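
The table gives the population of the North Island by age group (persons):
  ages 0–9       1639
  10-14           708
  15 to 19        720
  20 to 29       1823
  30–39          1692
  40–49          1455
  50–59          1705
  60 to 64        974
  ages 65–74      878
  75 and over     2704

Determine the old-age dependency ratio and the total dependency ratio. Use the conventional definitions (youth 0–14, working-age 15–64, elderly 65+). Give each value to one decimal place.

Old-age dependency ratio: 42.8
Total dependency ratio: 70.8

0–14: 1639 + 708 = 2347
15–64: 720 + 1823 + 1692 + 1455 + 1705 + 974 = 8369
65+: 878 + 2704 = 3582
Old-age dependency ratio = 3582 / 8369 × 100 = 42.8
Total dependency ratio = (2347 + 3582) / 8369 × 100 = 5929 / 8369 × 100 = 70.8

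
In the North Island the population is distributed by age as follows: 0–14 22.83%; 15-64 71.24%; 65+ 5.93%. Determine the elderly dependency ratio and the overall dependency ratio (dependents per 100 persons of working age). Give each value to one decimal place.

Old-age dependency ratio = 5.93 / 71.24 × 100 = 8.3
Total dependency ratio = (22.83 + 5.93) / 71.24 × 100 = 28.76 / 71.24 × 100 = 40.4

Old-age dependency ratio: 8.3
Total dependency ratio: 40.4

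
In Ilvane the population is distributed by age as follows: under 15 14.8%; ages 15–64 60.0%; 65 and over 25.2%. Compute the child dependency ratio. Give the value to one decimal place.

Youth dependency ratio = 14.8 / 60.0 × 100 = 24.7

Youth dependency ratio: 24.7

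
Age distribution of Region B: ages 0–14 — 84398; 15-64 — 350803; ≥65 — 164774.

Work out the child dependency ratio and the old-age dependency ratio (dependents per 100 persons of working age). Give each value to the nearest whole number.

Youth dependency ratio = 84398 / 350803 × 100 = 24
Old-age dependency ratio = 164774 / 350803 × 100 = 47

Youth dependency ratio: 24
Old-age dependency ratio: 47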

...

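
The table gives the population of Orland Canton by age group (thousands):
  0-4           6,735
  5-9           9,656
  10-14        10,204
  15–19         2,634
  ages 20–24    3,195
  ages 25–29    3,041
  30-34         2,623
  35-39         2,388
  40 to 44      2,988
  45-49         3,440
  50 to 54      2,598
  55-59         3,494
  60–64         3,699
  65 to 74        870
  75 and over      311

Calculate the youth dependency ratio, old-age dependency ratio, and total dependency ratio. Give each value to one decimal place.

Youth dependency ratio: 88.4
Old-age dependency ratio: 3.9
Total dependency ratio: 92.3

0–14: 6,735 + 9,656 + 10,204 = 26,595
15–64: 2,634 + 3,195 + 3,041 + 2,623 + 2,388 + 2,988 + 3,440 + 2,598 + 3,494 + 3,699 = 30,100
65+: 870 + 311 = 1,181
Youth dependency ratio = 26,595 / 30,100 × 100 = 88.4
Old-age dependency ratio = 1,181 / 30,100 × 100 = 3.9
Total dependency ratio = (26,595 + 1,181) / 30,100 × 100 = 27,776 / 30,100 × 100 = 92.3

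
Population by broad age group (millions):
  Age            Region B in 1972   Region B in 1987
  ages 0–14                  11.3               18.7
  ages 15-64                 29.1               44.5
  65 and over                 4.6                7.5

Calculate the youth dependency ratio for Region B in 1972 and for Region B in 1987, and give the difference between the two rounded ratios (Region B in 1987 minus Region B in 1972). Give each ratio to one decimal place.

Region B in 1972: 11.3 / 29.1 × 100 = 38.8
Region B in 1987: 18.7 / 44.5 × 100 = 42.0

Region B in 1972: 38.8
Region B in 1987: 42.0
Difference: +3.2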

--

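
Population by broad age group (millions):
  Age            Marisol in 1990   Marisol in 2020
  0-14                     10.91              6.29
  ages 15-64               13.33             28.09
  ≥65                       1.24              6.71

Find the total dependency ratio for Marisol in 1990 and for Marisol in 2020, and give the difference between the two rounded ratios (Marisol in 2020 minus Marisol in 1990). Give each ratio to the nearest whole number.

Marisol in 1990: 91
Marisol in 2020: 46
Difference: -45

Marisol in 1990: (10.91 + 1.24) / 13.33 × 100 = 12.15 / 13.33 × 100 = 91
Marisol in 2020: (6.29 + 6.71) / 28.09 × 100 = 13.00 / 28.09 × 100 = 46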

■ What is expected ■
From the listing above, how many lines contain the word "group"? Give only the number.

■ Finished exercise ■
4